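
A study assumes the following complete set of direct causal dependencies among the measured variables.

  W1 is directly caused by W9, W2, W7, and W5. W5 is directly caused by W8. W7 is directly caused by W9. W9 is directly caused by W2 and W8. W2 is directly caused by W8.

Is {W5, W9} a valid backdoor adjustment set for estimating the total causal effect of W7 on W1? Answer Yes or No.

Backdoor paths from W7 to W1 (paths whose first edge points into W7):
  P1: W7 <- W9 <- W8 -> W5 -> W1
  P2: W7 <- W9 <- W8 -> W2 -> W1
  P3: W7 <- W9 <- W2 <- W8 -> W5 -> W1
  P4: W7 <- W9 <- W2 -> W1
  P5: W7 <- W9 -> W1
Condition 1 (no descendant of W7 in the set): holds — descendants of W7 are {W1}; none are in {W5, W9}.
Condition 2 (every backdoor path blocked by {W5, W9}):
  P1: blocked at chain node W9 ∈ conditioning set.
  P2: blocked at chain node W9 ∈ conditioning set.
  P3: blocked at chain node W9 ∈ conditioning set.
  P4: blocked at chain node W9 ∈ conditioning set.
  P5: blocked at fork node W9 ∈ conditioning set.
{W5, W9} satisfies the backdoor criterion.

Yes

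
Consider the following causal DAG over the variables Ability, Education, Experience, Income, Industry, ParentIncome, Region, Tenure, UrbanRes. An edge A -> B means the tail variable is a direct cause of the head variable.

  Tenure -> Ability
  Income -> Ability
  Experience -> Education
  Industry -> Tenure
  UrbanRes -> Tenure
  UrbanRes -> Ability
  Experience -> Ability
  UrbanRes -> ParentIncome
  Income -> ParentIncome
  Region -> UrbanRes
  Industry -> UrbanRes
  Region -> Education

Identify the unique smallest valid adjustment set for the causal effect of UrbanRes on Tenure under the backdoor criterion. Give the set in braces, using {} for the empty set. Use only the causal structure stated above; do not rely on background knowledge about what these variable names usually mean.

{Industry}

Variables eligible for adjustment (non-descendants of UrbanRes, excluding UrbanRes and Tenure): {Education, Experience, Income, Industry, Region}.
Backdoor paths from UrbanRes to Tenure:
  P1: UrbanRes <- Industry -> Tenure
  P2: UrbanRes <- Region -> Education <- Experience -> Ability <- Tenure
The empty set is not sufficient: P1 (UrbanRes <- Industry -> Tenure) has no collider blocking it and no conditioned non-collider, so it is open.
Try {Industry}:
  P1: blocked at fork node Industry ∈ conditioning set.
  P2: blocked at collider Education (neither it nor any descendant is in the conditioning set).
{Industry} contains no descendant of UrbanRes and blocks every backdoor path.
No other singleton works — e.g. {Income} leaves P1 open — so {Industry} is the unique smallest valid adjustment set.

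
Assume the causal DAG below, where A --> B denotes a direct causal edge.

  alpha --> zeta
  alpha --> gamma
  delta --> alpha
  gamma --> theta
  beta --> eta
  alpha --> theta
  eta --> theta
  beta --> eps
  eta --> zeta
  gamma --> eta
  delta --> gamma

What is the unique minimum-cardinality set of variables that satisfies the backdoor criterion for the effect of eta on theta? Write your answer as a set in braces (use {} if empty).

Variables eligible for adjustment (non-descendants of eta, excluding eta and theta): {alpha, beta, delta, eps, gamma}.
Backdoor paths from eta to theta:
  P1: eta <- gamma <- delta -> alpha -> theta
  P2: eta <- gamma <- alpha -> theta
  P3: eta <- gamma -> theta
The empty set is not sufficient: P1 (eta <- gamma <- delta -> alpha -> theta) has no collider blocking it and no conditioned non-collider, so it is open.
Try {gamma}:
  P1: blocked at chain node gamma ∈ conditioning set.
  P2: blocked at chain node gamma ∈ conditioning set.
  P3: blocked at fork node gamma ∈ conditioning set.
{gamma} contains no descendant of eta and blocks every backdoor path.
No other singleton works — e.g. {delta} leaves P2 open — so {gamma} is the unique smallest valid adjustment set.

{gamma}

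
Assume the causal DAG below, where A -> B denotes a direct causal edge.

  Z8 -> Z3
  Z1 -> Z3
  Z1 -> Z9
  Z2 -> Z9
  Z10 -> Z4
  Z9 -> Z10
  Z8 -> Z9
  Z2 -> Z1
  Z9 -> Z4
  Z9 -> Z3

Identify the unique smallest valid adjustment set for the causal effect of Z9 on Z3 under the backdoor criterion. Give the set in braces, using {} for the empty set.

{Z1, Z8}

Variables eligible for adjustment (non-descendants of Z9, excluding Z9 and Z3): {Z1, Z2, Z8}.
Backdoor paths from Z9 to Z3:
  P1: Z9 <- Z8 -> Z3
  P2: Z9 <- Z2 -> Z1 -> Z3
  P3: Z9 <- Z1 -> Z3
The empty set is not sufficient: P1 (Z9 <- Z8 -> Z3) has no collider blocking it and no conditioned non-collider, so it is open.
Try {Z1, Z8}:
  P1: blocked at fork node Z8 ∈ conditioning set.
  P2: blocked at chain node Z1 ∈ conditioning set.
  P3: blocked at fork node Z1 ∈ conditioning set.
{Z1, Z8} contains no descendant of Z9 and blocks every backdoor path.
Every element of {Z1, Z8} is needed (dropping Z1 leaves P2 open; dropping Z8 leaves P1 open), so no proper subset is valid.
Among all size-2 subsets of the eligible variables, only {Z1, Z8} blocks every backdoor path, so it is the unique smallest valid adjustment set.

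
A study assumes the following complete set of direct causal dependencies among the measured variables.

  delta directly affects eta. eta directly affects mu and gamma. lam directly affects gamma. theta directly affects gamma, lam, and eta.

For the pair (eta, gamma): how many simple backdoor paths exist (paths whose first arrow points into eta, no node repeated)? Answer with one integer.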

^^^^^^^^

TASK TO CARRY OUT :: Quote the listing above, but only from the line that shows "alpha --> gamma" through the line that shows "delta --> gamma".

YOUR RESPONSE ::
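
  alpha --> gamma
  delta --> alpha
  gamma --> theta
  beta --> eta
  alpha --> theta
  eta --> theta
  beta --> eps
  eta --> zeta
  gamma --> eta
  delta --> gamma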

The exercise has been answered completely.